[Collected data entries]

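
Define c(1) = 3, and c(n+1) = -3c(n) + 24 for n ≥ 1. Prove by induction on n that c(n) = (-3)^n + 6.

Base case: c(1) = 3, and (-3)^1 + 6 = -3 + 6 = 3.
Assume c(j) = (-3)^j + 6 for some j ≥ 1.
Then c(j+1) = -3c(j) + 24 = -3·((-3)^j + 6) + 24 = -3·(-3)^j − 18 + 24 = (-3)^{j+1} + 6.
So the formula holds for j+1, and by induction c(n) = (-3)^n + 6 for all n ≥ 1.

c(n) = (-3)^n + 6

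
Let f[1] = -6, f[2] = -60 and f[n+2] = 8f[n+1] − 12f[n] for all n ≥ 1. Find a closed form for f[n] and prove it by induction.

Claim: f[n] = 3·2^n − 2·6^n.

Base cases: f[1] = -6 and 3·2^1 − 2·6^1 = -6; f[2] = -60 and 3·2^2 − 2·6^2 = -60.
Assume f[j] = 3·2^j − 2·6^j for all 1 ≤ j ≤ k, where k ≥ 2.
Then f[k+1] = 8f[k] − 12f[k−1] = 8·(3·2^k − 2·6^k) − 12·(3·2^{k−1} − 2·6^{k−1}) = 3·(8·2 − 12)2^{k−1} − 2·(8·6 − 12)6^{k−1} = 12·2^{k−1} − 72·6^{k−1} = 3·2^{k+1} − 2·6^{k+1}.
By strong induction, f[n] = 3·2^n − 2·6^n for all n ≥ 1.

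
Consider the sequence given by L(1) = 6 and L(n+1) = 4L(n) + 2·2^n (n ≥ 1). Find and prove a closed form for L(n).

Claim: L(n) = 2·4^n − 2^n.

Base case: L(1) = 6, and 2·4^1 − 2^1 = 8 − 2 = 6.
Assume L(j) = 2·4^j − 2^j for some j ≥ 1.
Then L(j+1) = 4L(j) + 2·2^j = 4·(2·4^j − 2^j) + 2·2^j = 2·4^{j+1} − 4·2^j + 2·2^j = 2·4^{j+1} − 2·2^j = 2·4^{j+1} − 2^{j+1}.
This completes the inductive step, so L(n) = 2·4^n − 2^n for all n ≥ 1.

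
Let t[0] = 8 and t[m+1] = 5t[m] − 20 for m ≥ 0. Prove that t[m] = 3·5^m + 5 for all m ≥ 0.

Base case: t[0] = 8, and 3·5^0 + 5 = 3 + 5 = 8.
Assume t[j] = 3·5^j + 5 for some j ≥ 0.
Then t[j+1] = 5t[j] − 20 = 5·(3·5^j + 5) − 20 = 15·5^j + 25 − 20 = 3·5^{j+1} + 5.
By induction, t[m] = 3·5^m + 5 for all m ≥ 0.

t[m] = 3·5^m + 5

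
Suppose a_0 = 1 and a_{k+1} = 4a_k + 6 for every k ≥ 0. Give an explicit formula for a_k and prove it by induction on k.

Claim: a_k = 3·4^k − 2.

Base case: a_0 = 1, and 3·4^0 − 2 = 3 − 2 = 1.
Assume a_m = 3·4^m − 2 for some m ≥ 0.
Then a_{m+1} = 4a_m + 6 = 4·(3·4^m − 2) + 6 = 12·4^m − 8 + 6 = 3·4^{m+1} − 2.
By induction, a_k = 3·4^k − 2 for all k ≥ 0.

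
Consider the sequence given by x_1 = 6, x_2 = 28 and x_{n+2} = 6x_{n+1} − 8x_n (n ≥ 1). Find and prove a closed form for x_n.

Claim: x_n = -2^n + 2·4^n.

Base cases: x_1 = 6 and -2^1 + 2·4^1 = 6; x_2 = 28 and -2^2 + 2·4^2 = 28.
Assume x_j = -2^j + 2·4^j for all 1 ≤ j ≤ r, where r ≥ 2.
Then x_{r+1} = 6x_r − 8x_{r−1} = 6·(-2^r + 2·4^r) − 8·(-2^{r−1} + 2·4^{r−1}) = -(6·2 − 8)2^{r−1} + 2·(6·4 − 8)4^{r−1} = -4·2^{r−1} + 32·4^{r−1} = -2^{r+1} + 2·4^{r+1}.
By strong induction, x_n = -2^n + 2·4^n for all n ≥ 1.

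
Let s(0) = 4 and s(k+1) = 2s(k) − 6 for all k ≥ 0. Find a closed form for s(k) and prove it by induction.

Claim: s(k) = -2^{k+1} + 6.

Base case: s(0) = 4, and -2^{0+1} + 6 = -2 + 6 = 4.
Assume s(j) = -2^{j+1} + 6 for some j ≥ 0.
Then s(j+1) = 2s(j) − 6 = 2·(-2^{j+1} + 6) − 6 = -2^{j+2} + 12 − 6 = -2^{j+2} + 6.
Hence s(k) = -2^{k+1} + 6 for every k ≥ 0, by induction.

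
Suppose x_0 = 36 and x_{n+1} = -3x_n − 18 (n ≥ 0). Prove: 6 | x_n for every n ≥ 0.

Base case: x_0 = 36 = 6·6, so 6 | x_0.
Assume 6 | x_j, so x_j = 6t for some integer t.
Then x_{j+1} = -3x_j − 18 = -3·(6t) − 18 = 6(-3t − 3), so 6 | x_{j+1}.
This completes the inductive step, so 6 | x_n for all n ≥ 0.

6 | x_n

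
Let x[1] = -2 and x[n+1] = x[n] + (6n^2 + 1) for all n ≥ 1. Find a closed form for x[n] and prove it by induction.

Claim: x[n] = 2n^3 − 3n^2 + 2n − 3.

Base case: x[1] = -2, and 2·1^3 − 3·1^2 + 2·1 − 3 = -2.
Assume x[k] = 2k^3 − 3k^2 + 2k − 3.
Then x[k+1] = x[k] + (6k^2 + 1) = (2k^3 − 3k^2 + 2k − 3) + (6k^2 + 1) = 2k^3 + 3k^2 + 2k − 2,
and 2·(k+1)^3 − 3·(k+1)^2 + 2·(k+1) − 3 = 2k^3 + 3k^2 + 2k − 2.
This completes the inductive step, so x[n] = 2n^3 − 3n^2 + 2n − 3 for all n ≥ 1.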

### Exercise details:
Please reproduce the closing stretch of the records, from the line with "Let x[1] = -2" through the last line, exactly as it stands.

### Answer to the problem:
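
Let x[1] = -2 and x[n+1] = x[n] + (6n^2 + 1) for all n ≥ 1. Find a closed form for x[n] and prove it by induction.

Claim: x[n] = 2n^3 − 3n^2 + 2n − 3.

Base case: x[1] = -2, and 2·1^3 − 3·1^2 + 2·1 − 3 = -2.
Assume x[k] = 2k^3 − 3k^2 + 2k − 3.
Then x[k+1] = x[k] + (6k^2 + 1) = (2k^3 − 3k^2 + 2k − 3) + (6k^2 + 1) = 2k^3 + 3k^2 + 2k − 2,
and 2·(k+1)^3 − 3·(k+1)^2 + 2·(k+1) − 3 = 2k^3 + 3k^2 + 2k − 2.
This completes the inductive step, so x[n] = 2n^3 − 3n^2 + 2n − 3 for all n ≥ 1.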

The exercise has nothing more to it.